*** Data under study ***
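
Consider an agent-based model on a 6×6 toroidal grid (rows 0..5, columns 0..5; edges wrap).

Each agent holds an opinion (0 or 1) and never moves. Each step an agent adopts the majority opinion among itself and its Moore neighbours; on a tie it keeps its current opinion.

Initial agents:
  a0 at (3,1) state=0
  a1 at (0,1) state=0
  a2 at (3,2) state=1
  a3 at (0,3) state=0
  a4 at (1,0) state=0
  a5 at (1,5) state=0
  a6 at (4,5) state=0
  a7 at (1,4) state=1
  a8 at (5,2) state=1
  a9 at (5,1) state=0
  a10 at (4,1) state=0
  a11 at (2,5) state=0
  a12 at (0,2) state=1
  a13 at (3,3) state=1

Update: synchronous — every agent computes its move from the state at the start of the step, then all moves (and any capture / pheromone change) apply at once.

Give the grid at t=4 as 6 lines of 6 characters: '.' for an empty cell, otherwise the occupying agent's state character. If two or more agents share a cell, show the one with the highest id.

.000..
0...00
.....0
.011..
.0...0
.00...

t=1: a0@(3,1):0 a1@(0,1):0 a2@(3,2):1 a3@(0,3):1 a4@(1,0):0 a5@(1,5):0 a6@(4,5):0 a7@(1,4):0 a8@(5,2):0 a9@(5,1):0 a10@(4,1):0 a11@(2,5):0 a12@(0,2):0 a13@(3,3):1
t=2: a0@(3,1):0 a1@(0,1):0 a2@(3,2):1 a3@(0,3):0 a4@(1,0):0 a5@(1,5):0 a6@(4,5):0 a7@(1,4):0 a8@(5,2):0 a9@(5,1):0 a10@(4,1):0 a11@(2,5):0 a12@(0,2):0 a13@(3,3):1
t=3: (unchanged — steady state)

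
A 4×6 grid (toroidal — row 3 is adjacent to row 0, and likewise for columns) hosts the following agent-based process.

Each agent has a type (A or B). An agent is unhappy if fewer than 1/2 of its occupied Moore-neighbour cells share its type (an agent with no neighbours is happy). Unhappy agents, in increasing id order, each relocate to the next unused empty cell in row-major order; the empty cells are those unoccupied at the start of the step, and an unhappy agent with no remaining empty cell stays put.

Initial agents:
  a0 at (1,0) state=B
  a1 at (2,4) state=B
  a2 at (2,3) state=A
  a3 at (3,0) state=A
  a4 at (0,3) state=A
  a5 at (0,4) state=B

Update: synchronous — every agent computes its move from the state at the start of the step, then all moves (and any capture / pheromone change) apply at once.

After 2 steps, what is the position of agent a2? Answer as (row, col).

(0, 1)

t=1: a0@(1,0):B a1@(0,0):B a2@(0,1):A a3@(3,0):A a4@(0,2):A a5@(0,5):B
t=2: a0@(1,0):B a1@(0,0):B a2@(0,1):A a3@(0,3):A a4@(0,2):A a5@(0,5):B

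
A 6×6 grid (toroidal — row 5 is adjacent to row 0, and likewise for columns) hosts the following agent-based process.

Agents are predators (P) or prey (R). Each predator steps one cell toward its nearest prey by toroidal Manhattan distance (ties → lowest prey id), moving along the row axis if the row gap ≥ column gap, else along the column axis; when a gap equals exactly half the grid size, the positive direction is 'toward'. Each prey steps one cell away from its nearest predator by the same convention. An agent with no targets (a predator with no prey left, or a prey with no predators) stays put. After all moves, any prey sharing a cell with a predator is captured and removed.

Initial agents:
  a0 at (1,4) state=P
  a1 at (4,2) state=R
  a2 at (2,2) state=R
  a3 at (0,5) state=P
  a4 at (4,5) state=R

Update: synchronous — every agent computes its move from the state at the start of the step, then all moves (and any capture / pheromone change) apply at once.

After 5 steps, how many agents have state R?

t=1: a0@(1,3):P a1@(3,2):R a2@(2,1):R a3@(5,5):P a4@(3,5):R
t=2: a0@(2,3):P a1@(4,2):R a2@(2,0):R a3@(4,5):P a4@(2,5):R
t=3: a0@(2,4):P a1@(5,2):R a2@(2,5):R a3@(3,5):P a4@(2,0):R
t=4: a0@(2,5):P a1@(4,2):R a2@(2,0):R a3@(2,5):P a4@(2,1):R
t=5: a0@(2,0):P a1@(4,1):R a2@(2,1):R a3@(2,0):P a4@(2,2):R

3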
***
■ Problem to solve:
Transcribe each line of the material without any alteration.

■ Exercise output:
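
Consider an agent-based model on a 6×6 toroidal grid (rows 0..5, columns 0..5; edges wrap).

Each agent holds an opinion (0 or 1) and never moves. Each step an agent adopts the majority opinion among itself and its Moore neighbours; on a tie it keeps its current opinion.

Initial agents:
  a0 at (3,1) state=0
  a1 at (0,1) state=0
  a2 at (3,2) state=1
  a3 at (0,3) state=0
  a4 at (1,0) state=0
  a5 at (1,5) state=0
  a6 at (4,5) state=0
  a7 at (1,4) state=1
  a8 at (5,2) state=1
  a9 at (5,1) state=0
  a10 at (4,1) state=0
  a11 at (2,5) state=0
  a12 at (0,2) state=1
  a13 at (3,3) state=1

Update: synchronous — every agent computes its move from the state at the start of the step, then all moves (and any capture / pheromone change) apply at once.

Give the grid at t=4 as 6 lines of 6 characters: '.' for an empty cell, otherwise the occupying agent's state character. If two or more agents share a cell, show the one with the highest id.

.000..
0...00
.....0
.011..
.0...0
.00...

t=1: a0@(3,1):0 a1@(0,1):0 a2@(3,2):1 a3@(0,3):1 a4@(1,0):0 a5@(1,5):0 a6@(4,5):0 a7@(1,4):0 a8@(5,2):0 a9@(5,1):0 a10@(4,1):0 a11@(2,5):0 a12@(0,2):0 a13@(3,3):1
t=2: a0@(3,1):0 a1@(0,1):0 a2@(3,2):1 a3@(0,3):0 a4@(1,0):0 a5@(1,5):0 a6@(4,5):0 a7@(1,4):0 a8@(5,2):0 a9@(5,1):0 a10@(4,1):0 a11@(2,5):0 a12@(0,2):0 a13@(3,3):1
t=3: (unchanged — steady state)

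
A 4×6 grid (toroidal — row 3 is adjacent to row 0, and likewise for columns) hosts the following agent-based process.

Each agent has a type (A or B). An agent is unhappy if fewer than 1/2 of its occupied Moore-neighbour cells share its type (an agent with no neighbours is happy). Unhappy agents, in increasing id order, each relocate to the next unused empty cell in row-major order; the empty cells are those unoccupied at the start of the step, and an unhappy agent with no remaining empty cell stays put.

Initial agents:
  a0 at (1,0) state=B
  a1 at (2,4) state=B
  a2 at (2,3) state=A
  a3 at (3,0) state=A
  a4 at (0,3) state=A
  a5 at (0,4) state=B

Update: synchronous — every agent computes its move from the state at the start of the step, then all moves (and any capture / pheromone change) apply at once.

After 2 steps, what is the position of agent a2? Answer as (row, col).

(0, 1)

t=1: a0@(1,0):B a1@(0,0):B a2@(0,1):A a3@(3,0):A a4@(0,2):A a5@(0,5):B
t=2: a0@(1,0):B a1@(0,0):B a2@(0,1):A a3@(0,3):A a4@(0,2):A a5@(0,5):B

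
A 6×6 grid (toroidal — row 5 is adjacent to row 0, and likewise for columns) hosts the following agent-based process.

Agents are predators (P) or prey (R). Each predator steps one cell toward its nearest prey by toroidal Manhattan distance (ties → lowest prey id), moving along the row axis if the row gap ≥ column gap, else along the column axis; when a gap equals exactly half the grid size, the positive direction is 'toward'. Each prey steps one cell away from its nearest predator by the same convention. An agent with no targets (a predator with no prey left, or a prey with no predators) stays put. After all moves, any prey sharing a cell with a predator is captured and removed.

Initial agents:
  a0 at (1,4) state=P
  a1 at (4,2) state=R
  a2 at (2,2) state=R
  a3 at (0,5) state=P
  a4 at (4,5) state=R

Update: synchronous — every agent computes its move from the state at the start of the step, then all moves (and any capture / pheromone change) apply at once.

After 5 steps, how many agents have state R?

t=1: a0@(1,3):P a1@(3,2):R a2@(2,1):R a3@(5,5):P a4@(3,5):R
t=2: a0@(2,3):P a1@(4,2):R a2@(2,0):R a3@(4,5):P a4@(2,5):R
t=3: a0@(2,4):P a1@(5,2):R a2@(2,5):R a3@(3,5):P a4@(2,0):R
t=4: a0@(2,5):P a1@(4,2):R a2@(2,0):R a3@(2,5):P a4@(2,1):R
t=5: a0@(2,0):P a1@(4,1):R a2@(2,1):R a3@(2,0):P a4@(2,2):R

3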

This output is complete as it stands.